━━ RECORDS TO PROCESS ━━
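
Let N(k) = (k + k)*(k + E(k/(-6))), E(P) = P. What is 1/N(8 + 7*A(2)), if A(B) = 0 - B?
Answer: 1/60 ≈ 0.016667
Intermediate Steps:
A(B) = -B
N(k) = 5*k²/3 (N(k) = (k + k)*(k + k/(-6)) = (2*k)*(k + k*(-⅙)) = (2*k)*(k - k/6) = (2*k)*(5*k/6) = 5*k²/3)
1/N(8 + 7*A(2)) = 1/(5*(8 + 7*(-1*2))²/3) = 1/(5*(8 + 7*(-2))²/3) = 1/(5*(8 - 14)²/3) = 1/((5/3)*(-6)²) = 1/((5/3)*36) = 1/60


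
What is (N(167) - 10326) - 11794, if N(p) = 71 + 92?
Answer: -21957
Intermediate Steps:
N(p) = 163
(N(167) - 10326) - 11794 = (163 - 10326) - 11794 = -10163 - 11794 = -21957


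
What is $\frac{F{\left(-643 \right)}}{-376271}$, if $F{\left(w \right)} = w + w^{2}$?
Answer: $- \frac{412806}{376271} \approx -1.0971$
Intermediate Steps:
$\frac{F{\left(-643 \right)}}{-376271} = \frac{\left(-643\right) \left(1 - 643\right)}{-376271} = \left(-643\right) \left(-642\right) \left(- \frac{1}{376271}\right) = 412806 \left(- \frac{1}{376271}\right) = - \frac{412806}{376271}$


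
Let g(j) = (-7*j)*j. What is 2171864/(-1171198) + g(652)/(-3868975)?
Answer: -2458860418628/2265667891025 ≈ -1.0853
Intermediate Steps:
g(j) = -7*j²
2171864/(-1171198) + g(652)/(-3868975) = 2171864/(-1171198) - 7*652²/(-3868975) = 2171864*(-1/1171198) - 7*425104*(-1/3868975) = -1085932/585599 - 2975728*(-1/3868975) = -1085932/585599 + 2975728/3868975 = -2458860418628/2265667891025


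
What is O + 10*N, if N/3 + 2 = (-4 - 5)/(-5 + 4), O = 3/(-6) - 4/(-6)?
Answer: 1261/6 ≈ 210.17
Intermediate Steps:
O = 1/6 (O = 3*(-1/6) - 4*(-1/6) = -1/2 + 2/3 = 1/6 ≈ 0.16667)
N = 21 (N = -6 + 3*((-4 - 5)/(-5 + 4)) = -6 + 3*(-9/(-1)) = -6 + 3*(-9*(-1)) = -6 + 3*9 = -6 + 27 = 21)
O + 10*N = 1/6 + 10*21 = 1/6 + 210 = 1261/6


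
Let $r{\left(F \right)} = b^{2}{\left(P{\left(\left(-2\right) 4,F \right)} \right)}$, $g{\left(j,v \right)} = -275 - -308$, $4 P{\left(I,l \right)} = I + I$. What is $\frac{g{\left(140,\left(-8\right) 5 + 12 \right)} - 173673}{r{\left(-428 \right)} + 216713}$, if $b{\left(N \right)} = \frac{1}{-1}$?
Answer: $- \frac{28940}{36119} \approx -0.80124$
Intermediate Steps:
$P{\left(I,l \right)} = \frac{I}{2}$ ($P{\left(I,l \right)} = \frac{I + I}{4} = \frac{2 I}{4} = \frac{I}{2}$)
$b{\left(N \right)} = -1$
$g{\left(j,v \right)} = 33$ ($g{\left(j,v \right)} = -275 + 308 = 33$)
$r{\left(F \right)} = 1$ ($r{\left(F \right)} = \left(-1\right)^{2} = 1$)
$\frac{g{\left(140,\left(-8\right) 5 + 12 \right)} - 173673}{r{\left(-428 \right)} + 216713} = \frac{33 - 173673}{1 + 216713} = - \frac{173640}{216714} = \left(-173640\right) \frac{1}{216714} = - \frac{28940}{36119}$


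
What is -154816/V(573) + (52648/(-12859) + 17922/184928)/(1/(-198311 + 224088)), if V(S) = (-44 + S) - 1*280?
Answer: -30689891246168845/296059649424 ≈ -1.0366e+5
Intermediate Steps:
V(S) = -324 + S (V(S) = (-44 + S) - 280 = -324 + S)
-154816/V(573) + (52648/(-12859) + 17922/184928)/(1/(-198311 + 224088)) = -154816/(-324 + 573) + (52648/(-12859) + 17922/184928)/(1/(-198311 + 224088)) = -154816/249 + (52648*(-1/12859) + 17922*(1/184928))/(1/25777) = -154816*1/249 + (-52648/12859 + 8961/92464)/(1/25777) = -154816/249 - 4752815173/1188994576*25777 = -154816/249 - 122513316714421/1188994576 = -30689891246168845/296059649424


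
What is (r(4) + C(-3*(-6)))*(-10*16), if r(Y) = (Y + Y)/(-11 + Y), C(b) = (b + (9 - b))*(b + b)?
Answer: -361600/7 ≈ -51657.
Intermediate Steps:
C(b) = 18*b (C(b) = 9*(2*b) = 18*b)
r(Y) = 2*Y/(-11 + Y) (r(Y) = (2*Y)/(-11 + Y) = 2*Y/(-11 + Y))
(r(4) + C(-3*(-6)))*(-10*16) = (2*4/(-11 + 4) + 18*(-3*(-6)))*(-10*16) = (2*4/(-7) + 18*18)*(-160) = (2*4*(-⅐) + 324)*(-160) = (-8/7 + 324)*(-160) = (2260/7)*(-160) = -361600/7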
━━━
▸ **WORK REQUEST**: Lines with the word "What" in them are the answer; report each one from the data.

▸ **RESPONSE TO THIS TASK**:
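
Let N(k) = (k + k)*(k + E(k/(-6))), E(P) = P. What is 1/N(8 + 7*A(2)), if A(B) = 0 - B?
What is (N(167) - 10326) - 11794, if N(p) = 71 + 92?
What is $\frac{F{\left(-643 \right)}}{-376271}$, if $F{\left(w \right)} = w + w^{2}$?
Let g(j) = (-7*j)*j. What is 2171864/(-1171198) + g(652)/(-3868975)?
What is O + 10*N, if N/3 + 2 = (-4 - 5)/(-5 + 4), O = 3/(-6) - 4/(-6)?
Let $r{\left(F \right)} = b^{2}{\left(P{\left(\left(-2\right) 4,F \right)} \right)}$, $g{\left(j,v \right)} = -275 - -308$, $4 P{\left(I,l \right)} = I + I$. What is $\frac{g{\left(140,\left(-8\right) 5 + 12 \right)} - 173673}{r{\left(-428 \right)} + 216713}$, if $b{\left(N \right)} = \frac{1}{-1}$?
What is -154816/V(573) + (52648/(-12859) + 17922/184928)/(1/(-198311 + 224088)), if V(S) = (-44 + S) - 1*280?
What is (r(4) + C(-3*(-6)))*(-10*16), if r(Y) = (Y + Y)/(-11 + Y), C(b) = (b + (9 - b))*(b + b)?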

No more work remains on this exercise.